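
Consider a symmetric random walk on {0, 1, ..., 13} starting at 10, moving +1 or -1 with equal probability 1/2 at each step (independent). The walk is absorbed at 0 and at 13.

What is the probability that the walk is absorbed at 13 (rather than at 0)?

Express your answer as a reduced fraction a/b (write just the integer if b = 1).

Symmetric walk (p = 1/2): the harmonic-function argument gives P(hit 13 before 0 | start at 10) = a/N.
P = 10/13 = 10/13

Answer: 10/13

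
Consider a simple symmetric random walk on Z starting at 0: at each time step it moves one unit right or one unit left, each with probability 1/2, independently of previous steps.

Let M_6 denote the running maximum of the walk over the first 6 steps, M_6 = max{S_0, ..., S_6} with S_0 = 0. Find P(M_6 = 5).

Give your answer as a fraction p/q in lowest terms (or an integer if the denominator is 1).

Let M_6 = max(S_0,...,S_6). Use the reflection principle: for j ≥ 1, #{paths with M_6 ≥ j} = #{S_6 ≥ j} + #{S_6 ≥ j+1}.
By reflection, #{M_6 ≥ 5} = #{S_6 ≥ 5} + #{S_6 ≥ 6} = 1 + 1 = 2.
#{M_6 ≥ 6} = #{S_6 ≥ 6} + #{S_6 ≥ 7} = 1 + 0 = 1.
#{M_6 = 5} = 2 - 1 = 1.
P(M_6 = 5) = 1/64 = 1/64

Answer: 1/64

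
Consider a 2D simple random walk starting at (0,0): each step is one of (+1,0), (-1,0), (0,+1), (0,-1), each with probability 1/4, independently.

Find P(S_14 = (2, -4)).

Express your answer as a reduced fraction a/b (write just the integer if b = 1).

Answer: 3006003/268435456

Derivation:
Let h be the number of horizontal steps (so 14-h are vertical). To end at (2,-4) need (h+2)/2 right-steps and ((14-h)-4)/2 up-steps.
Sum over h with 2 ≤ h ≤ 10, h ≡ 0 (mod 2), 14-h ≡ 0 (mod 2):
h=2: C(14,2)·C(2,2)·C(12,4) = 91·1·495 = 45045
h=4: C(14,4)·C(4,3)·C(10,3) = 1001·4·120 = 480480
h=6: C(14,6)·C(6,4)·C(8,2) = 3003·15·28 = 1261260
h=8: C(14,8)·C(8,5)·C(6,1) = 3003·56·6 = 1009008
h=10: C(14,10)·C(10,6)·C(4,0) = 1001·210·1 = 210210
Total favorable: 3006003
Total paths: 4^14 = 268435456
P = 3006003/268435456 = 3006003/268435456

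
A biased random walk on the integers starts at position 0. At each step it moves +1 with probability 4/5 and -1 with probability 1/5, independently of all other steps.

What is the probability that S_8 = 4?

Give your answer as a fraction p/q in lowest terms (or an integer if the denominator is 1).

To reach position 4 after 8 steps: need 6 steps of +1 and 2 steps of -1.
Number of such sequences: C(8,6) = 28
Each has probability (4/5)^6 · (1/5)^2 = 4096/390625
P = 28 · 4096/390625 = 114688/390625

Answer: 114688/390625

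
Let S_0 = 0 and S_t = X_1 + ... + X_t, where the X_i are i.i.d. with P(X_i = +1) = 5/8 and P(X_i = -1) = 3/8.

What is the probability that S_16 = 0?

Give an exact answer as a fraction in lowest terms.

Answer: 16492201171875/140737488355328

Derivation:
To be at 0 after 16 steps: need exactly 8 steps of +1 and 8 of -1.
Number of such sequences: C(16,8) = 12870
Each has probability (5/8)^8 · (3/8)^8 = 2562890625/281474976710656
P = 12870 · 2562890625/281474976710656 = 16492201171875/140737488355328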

---

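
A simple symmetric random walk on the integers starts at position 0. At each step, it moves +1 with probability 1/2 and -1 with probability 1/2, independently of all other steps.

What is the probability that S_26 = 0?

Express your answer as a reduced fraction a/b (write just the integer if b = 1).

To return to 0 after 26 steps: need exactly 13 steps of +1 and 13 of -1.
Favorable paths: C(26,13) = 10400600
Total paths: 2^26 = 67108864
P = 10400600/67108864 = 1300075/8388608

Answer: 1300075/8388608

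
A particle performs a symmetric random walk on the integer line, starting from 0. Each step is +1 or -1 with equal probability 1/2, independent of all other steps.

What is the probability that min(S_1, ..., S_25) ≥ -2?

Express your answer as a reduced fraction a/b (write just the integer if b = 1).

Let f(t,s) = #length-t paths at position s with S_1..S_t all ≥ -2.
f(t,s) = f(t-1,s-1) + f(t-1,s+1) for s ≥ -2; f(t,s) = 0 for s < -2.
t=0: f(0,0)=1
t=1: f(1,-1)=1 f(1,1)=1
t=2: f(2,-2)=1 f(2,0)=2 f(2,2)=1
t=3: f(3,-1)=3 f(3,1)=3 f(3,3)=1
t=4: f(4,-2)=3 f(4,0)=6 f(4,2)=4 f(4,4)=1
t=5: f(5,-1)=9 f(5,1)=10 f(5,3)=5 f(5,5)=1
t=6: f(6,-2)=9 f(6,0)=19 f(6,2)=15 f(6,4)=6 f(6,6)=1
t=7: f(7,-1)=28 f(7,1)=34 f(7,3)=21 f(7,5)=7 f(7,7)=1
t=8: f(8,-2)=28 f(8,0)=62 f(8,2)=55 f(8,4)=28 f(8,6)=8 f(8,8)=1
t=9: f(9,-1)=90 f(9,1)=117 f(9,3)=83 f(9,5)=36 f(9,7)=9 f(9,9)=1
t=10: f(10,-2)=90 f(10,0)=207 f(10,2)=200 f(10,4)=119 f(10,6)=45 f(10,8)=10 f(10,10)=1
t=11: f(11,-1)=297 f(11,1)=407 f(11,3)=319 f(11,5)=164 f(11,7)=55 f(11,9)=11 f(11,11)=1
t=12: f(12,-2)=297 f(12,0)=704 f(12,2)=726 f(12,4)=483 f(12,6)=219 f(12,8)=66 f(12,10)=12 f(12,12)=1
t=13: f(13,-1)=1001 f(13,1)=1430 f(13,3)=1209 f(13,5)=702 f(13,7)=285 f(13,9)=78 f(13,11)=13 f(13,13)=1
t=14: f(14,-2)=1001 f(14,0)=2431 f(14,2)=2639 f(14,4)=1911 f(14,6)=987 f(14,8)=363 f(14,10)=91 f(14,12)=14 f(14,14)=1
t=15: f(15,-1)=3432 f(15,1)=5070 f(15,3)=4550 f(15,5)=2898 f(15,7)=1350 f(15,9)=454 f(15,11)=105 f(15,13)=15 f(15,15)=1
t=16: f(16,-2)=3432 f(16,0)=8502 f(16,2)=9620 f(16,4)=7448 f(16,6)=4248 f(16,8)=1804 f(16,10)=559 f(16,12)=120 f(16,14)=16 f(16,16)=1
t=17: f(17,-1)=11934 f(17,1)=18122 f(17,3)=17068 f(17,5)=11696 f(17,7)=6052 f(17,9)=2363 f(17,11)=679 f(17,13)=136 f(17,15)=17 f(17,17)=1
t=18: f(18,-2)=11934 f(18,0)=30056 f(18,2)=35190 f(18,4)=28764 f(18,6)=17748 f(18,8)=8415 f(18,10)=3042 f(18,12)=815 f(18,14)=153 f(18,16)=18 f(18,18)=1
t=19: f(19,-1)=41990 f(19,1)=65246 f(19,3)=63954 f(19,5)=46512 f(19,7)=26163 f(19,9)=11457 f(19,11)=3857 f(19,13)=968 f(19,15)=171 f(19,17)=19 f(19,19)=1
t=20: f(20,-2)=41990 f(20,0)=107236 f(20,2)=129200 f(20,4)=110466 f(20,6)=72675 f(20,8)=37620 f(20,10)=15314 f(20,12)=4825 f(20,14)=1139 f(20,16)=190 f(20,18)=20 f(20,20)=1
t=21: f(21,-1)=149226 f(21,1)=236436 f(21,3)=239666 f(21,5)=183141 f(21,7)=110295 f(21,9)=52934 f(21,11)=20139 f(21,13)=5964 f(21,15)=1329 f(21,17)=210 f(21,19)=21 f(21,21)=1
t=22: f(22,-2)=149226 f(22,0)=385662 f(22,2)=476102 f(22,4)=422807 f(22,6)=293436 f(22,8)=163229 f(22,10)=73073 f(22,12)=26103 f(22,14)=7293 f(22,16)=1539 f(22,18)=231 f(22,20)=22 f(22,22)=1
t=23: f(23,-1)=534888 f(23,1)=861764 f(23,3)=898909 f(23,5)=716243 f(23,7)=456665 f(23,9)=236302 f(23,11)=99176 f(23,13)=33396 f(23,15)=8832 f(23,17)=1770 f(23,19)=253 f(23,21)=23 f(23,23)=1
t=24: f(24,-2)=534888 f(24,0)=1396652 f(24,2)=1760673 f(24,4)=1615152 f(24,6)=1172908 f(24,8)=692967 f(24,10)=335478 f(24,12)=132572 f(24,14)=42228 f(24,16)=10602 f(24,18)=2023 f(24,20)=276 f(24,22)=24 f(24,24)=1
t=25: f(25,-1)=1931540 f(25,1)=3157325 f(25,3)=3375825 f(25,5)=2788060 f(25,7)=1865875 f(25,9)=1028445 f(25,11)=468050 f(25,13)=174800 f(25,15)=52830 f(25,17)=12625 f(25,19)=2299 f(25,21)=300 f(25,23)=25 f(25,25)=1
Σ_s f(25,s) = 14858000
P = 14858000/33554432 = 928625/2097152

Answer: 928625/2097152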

* * *

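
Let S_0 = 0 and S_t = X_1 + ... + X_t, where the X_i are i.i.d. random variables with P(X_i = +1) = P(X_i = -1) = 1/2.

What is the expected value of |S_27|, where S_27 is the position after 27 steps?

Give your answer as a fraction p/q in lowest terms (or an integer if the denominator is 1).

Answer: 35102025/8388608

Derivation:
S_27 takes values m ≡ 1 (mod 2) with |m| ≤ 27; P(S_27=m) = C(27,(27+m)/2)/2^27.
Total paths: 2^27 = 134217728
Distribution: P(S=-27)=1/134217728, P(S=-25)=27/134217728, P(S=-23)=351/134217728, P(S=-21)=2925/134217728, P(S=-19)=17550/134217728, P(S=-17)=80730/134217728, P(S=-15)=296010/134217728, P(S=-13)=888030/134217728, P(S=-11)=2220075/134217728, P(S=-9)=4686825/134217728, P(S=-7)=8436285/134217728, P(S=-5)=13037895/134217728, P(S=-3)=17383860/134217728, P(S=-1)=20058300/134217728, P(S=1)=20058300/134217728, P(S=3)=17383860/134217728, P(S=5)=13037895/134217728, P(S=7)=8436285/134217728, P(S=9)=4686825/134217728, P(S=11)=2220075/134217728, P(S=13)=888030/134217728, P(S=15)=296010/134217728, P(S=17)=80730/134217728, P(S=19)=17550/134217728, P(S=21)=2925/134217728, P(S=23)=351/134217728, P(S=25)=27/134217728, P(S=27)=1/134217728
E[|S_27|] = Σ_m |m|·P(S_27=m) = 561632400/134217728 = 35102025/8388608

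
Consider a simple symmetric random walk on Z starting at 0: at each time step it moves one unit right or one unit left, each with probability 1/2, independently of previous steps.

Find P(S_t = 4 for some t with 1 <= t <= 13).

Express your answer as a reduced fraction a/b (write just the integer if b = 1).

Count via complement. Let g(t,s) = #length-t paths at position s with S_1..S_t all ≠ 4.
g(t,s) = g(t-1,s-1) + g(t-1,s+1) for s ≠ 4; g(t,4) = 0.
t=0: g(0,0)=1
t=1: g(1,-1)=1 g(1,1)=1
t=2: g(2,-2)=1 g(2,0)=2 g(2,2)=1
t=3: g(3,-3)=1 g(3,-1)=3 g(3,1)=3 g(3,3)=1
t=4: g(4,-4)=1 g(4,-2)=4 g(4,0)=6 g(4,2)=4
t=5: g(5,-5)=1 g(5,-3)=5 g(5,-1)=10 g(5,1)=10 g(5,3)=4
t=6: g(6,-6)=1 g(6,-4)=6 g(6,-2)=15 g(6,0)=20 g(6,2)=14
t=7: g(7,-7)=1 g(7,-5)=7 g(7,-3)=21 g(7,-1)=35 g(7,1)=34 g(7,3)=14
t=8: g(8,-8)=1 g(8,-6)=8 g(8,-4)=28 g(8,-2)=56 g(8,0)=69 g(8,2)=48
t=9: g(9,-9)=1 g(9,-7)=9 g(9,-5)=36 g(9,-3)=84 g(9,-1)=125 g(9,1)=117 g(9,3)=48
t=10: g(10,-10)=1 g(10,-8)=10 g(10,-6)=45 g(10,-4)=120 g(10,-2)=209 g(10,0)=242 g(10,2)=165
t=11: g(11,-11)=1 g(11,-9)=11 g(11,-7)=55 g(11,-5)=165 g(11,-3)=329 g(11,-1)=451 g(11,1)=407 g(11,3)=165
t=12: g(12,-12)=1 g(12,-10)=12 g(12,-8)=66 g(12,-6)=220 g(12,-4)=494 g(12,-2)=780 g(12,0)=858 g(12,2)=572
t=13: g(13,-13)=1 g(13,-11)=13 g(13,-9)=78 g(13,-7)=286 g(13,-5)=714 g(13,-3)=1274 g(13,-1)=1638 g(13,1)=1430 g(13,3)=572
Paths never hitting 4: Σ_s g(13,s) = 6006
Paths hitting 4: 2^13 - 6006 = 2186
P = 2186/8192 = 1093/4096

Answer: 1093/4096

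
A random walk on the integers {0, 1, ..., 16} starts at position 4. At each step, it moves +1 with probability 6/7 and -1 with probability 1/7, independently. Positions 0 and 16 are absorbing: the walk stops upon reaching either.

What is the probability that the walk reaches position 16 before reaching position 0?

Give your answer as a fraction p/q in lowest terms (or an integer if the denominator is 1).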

→ PROBLEM REQUIREMENTS: Extract the lines of the preceding material that run from the line with "What is the probability that S_26 = 0?" through the line with "What is the probability that min(S_1, ..., S_25)", inclusive, reproducing them exactly and adding nothing.

→ SOLUTION TO THIS TASK:
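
What is the probability that S_26 = 0?

Express your answer as a reduced fraction a/b (write just the integer if b = 1).

To return to 0 after 26 steps: need exactly 13 steps of +1 and 13 of -1.
Favorable paths: C(26,13) = 10400600
Total paths: 2^26 = 67108864
P = 10400600/67108864 = 1300075/8388608

Answer: 1300075/8388608

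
A particle performs a symmetric random walk on the integer line, starting from 0. Each step is +1 or -1 with equal probability 1/2, independent of all other steps.

What is the probability that min(S_1, ..., S_25) ≥ -2?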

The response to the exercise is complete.